[Saved data entries]
####
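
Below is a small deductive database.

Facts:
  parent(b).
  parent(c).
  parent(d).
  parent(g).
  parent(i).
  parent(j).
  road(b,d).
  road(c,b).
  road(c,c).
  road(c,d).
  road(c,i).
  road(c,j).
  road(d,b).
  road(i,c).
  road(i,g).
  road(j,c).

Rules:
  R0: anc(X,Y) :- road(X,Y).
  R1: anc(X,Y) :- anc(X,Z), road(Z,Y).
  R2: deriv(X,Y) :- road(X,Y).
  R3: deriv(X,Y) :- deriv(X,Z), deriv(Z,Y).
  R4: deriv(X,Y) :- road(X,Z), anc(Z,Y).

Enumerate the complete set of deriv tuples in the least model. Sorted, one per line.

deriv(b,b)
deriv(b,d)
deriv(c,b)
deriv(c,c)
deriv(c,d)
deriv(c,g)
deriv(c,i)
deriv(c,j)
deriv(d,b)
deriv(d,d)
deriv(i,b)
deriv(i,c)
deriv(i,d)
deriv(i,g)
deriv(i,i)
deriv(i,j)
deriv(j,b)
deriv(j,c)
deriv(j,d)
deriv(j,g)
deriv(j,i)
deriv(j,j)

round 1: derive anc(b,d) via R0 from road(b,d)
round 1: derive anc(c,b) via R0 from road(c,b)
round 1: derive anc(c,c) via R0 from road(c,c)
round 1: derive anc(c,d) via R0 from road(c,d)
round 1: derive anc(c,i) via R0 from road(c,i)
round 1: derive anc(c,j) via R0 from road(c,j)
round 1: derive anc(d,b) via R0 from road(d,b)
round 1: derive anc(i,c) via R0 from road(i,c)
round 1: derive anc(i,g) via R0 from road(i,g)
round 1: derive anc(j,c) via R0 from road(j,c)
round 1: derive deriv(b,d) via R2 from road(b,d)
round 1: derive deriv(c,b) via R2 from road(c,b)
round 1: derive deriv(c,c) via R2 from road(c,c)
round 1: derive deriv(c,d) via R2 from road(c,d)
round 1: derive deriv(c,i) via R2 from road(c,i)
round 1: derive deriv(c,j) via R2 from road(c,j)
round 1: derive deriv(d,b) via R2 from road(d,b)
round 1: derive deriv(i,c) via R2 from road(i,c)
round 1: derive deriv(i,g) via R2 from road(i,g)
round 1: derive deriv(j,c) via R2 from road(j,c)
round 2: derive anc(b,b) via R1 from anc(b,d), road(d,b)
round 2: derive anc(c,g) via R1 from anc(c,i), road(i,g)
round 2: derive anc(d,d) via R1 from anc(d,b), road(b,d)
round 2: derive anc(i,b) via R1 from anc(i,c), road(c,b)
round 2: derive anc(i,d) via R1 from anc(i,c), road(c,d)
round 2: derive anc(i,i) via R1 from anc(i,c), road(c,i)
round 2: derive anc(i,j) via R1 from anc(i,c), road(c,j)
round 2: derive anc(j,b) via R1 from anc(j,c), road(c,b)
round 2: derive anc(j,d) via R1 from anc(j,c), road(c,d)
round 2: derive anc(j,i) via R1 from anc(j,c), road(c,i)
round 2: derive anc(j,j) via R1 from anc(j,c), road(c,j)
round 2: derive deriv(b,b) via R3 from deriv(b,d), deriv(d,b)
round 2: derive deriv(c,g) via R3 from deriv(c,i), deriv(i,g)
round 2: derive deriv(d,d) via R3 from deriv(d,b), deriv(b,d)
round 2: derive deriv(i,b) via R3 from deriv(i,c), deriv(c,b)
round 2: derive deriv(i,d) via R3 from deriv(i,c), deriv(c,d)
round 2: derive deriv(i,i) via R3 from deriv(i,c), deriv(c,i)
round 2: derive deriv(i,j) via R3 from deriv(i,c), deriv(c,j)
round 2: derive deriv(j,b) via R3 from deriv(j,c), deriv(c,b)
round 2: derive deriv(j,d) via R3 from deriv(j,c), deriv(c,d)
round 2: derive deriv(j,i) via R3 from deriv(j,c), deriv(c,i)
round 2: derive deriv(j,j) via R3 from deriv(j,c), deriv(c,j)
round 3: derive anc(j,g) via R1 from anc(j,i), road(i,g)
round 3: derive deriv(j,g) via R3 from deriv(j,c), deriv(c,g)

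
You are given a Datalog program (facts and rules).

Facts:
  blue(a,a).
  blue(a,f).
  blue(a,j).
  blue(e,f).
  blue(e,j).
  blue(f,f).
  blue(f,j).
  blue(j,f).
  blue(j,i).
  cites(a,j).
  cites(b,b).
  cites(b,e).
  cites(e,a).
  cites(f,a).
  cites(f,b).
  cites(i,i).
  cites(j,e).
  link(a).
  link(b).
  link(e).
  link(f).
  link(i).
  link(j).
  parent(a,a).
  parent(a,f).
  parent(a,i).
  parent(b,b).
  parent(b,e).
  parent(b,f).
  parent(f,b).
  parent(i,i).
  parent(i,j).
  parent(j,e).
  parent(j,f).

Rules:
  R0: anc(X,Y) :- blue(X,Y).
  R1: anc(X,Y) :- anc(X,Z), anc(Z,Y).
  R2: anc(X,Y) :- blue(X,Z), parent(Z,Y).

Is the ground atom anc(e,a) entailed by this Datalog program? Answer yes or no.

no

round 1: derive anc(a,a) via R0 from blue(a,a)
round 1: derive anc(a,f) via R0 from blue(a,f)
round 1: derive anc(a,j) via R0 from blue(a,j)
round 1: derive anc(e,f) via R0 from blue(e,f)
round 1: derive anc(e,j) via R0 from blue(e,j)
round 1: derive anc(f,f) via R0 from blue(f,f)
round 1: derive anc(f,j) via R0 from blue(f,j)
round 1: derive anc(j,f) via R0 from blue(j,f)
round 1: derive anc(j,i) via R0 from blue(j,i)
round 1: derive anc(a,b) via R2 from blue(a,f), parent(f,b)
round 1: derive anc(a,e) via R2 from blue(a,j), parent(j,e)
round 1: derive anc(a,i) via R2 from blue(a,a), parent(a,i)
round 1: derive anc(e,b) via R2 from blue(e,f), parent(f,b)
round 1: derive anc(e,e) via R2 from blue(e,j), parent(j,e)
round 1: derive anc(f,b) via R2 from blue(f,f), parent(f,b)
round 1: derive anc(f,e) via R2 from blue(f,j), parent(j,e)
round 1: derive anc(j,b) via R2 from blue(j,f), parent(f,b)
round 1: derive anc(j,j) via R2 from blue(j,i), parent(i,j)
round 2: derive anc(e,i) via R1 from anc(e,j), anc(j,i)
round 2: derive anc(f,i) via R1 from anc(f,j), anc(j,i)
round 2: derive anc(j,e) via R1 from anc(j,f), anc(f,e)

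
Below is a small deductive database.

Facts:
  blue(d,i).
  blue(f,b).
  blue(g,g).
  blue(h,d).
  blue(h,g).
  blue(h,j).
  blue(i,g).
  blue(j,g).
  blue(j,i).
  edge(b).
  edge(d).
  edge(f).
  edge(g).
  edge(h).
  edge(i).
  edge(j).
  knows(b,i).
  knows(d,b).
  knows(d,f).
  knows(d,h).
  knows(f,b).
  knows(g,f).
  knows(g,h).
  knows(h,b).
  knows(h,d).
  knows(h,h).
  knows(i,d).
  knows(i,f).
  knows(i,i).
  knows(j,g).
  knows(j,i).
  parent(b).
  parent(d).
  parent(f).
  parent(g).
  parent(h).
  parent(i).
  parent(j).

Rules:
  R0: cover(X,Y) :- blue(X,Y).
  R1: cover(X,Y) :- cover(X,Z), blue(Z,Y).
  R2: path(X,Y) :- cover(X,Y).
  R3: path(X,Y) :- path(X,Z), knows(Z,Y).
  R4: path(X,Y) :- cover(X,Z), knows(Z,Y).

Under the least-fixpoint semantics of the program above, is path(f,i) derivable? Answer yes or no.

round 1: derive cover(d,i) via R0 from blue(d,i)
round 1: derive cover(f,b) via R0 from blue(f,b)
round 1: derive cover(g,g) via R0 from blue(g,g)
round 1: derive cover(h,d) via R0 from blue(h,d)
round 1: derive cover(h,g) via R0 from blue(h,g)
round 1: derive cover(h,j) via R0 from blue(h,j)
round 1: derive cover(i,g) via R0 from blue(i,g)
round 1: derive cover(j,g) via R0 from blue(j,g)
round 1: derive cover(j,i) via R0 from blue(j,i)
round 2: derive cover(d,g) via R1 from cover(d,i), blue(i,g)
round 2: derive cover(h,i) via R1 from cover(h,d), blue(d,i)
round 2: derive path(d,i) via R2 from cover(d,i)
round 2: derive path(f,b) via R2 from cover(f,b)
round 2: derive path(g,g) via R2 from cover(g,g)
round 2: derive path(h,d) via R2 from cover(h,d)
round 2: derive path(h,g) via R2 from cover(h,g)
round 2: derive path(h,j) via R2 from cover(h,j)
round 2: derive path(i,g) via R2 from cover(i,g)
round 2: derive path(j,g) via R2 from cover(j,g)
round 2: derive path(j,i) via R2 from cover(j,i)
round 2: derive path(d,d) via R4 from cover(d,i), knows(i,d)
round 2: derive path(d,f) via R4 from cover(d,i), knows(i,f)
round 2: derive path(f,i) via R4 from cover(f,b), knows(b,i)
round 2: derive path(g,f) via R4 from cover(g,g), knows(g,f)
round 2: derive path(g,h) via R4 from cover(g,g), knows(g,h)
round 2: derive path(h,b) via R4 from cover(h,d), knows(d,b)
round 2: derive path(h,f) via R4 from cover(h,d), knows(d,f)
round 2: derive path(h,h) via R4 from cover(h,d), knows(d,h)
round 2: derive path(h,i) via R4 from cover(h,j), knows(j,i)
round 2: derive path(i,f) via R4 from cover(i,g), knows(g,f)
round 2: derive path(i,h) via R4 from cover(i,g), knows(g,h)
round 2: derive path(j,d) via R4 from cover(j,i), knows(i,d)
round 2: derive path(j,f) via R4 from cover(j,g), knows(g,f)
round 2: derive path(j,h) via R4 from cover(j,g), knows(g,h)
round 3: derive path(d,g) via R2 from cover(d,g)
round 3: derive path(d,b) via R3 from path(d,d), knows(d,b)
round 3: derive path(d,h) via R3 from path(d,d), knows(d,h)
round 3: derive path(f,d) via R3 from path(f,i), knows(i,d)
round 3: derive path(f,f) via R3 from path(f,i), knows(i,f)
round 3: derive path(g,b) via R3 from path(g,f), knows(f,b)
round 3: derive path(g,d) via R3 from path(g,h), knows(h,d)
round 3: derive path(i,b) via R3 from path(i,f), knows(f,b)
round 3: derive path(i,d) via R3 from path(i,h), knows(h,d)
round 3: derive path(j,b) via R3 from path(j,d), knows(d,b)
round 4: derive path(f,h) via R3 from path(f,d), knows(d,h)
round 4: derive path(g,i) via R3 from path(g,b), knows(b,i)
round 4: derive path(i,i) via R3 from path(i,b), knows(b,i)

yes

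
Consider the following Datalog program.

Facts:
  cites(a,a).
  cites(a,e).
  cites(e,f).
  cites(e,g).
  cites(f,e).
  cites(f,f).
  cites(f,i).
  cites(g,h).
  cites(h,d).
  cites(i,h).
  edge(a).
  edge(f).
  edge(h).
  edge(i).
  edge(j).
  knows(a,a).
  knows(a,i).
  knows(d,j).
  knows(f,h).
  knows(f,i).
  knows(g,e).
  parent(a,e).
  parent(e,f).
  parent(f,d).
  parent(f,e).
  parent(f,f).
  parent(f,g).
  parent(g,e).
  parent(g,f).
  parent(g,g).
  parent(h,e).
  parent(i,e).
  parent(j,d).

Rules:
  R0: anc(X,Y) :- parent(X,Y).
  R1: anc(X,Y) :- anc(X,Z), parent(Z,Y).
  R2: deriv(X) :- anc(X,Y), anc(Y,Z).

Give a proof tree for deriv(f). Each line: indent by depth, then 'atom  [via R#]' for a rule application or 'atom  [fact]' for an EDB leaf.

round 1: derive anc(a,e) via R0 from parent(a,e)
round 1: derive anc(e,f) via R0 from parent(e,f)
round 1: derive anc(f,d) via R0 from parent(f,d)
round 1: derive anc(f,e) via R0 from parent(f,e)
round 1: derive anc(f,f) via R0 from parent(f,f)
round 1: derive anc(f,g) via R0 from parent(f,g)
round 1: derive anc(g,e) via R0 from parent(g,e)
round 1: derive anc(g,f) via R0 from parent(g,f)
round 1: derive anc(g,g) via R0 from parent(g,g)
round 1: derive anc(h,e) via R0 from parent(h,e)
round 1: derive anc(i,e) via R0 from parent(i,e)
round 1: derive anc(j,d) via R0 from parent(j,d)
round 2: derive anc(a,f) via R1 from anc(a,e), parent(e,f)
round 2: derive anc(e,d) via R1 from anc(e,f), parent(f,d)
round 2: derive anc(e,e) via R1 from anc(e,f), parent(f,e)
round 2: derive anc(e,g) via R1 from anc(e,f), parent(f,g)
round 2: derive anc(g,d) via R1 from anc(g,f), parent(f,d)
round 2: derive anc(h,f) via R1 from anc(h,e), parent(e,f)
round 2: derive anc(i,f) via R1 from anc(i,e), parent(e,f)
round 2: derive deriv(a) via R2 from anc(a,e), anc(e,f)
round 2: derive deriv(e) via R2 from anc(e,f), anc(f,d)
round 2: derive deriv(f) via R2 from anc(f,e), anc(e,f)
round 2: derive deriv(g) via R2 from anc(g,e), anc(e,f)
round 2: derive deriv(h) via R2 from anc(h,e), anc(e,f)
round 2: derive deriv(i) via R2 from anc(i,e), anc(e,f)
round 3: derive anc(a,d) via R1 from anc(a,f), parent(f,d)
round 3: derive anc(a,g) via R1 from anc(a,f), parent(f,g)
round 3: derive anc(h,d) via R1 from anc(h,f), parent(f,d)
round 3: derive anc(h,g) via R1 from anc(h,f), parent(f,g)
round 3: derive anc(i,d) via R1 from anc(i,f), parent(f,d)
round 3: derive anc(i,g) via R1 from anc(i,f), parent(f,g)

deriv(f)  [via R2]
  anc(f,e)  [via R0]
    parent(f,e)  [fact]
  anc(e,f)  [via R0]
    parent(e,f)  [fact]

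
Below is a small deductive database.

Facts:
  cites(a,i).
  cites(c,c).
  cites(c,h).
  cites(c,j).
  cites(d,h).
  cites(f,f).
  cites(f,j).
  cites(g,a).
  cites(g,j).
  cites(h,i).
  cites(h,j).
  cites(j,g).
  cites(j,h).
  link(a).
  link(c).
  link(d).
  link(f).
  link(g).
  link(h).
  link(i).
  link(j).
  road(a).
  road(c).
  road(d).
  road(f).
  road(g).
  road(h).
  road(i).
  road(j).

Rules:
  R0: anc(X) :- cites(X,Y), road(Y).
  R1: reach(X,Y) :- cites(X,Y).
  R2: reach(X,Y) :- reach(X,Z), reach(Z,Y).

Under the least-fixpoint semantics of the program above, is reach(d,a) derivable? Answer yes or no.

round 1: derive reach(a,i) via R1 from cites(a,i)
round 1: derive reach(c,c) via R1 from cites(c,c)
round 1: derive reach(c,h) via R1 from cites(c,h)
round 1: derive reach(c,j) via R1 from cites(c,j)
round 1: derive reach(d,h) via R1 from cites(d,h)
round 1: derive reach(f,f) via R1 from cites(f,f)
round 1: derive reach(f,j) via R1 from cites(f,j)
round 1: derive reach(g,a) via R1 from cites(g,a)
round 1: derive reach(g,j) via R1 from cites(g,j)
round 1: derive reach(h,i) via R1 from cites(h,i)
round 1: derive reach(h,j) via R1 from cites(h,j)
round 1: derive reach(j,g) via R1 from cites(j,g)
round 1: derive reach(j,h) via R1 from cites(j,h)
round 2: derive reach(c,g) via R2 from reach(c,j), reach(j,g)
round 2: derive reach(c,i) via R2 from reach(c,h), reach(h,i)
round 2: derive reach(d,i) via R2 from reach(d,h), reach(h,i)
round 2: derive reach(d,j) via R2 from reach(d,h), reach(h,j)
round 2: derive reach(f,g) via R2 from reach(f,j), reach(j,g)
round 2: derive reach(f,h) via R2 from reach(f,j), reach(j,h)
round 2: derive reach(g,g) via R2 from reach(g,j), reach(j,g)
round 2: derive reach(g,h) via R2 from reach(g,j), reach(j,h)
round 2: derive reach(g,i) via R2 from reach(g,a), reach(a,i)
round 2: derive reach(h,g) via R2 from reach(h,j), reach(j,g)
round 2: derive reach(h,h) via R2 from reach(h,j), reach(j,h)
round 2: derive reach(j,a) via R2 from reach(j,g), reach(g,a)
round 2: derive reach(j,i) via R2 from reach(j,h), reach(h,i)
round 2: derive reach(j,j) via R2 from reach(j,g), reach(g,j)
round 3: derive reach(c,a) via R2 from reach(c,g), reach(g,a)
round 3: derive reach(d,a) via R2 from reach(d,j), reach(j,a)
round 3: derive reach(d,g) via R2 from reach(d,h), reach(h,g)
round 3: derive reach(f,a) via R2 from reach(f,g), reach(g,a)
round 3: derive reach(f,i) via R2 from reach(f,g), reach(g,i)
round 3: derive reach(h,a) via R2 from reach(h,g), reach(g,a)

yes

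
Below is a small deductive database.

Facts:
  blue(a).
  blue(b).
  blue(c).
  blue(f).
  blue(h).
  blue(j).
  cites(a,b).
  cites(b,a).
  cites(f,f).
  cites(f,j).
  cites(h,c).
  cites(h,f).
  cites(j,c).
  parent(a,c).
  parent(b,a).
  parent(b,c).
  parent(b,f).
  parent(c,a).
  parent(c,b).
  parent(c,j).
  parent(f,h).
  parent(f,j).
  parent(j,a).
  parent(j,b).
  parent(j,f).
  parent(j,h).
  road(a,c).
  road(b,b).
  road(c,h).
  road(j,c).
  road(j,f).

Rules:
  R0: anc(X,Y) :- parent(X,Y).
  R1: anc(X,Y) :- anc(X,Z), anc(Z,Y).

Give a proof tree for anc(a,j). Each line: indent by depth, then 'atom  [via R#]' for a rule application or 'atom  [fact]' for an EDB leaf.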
####
### TASK TO COMPLETE
When you reach the line that contains "R4: deriv(X,Y) :- road(X,Z), anc(Z,Y).", stop; that line and every line before it, from the very first line of the data, should be restated word for word.

### SOLVED PROBLEM
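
Below is a small deductive database.

Facts:
  parent(b).
  parent(c).
  parent(d).
  parent(g).
  parent(i).
  parent(j).
  road(b,d).
  road(c,b).
  road(c,c).
  road(c,d).
  road(c,i).
  road(c,j).
  road(d,b).
  road(i,c).
  road(i,g).
  road(j,c).

Rules:
  R0: anc(X,Y) :- road(X,Y).
  R1: anc(X,Y) :- anc(X,Z), road(Z,Y).
  R2: deriv(X,Y) :- road(X,Y).
  R3: deriv(X,Y) :- deriv(X,Z), deriv(Z,Y).
  R4: deriv(X,Y) :- road(X,Z), anc(Z,Y).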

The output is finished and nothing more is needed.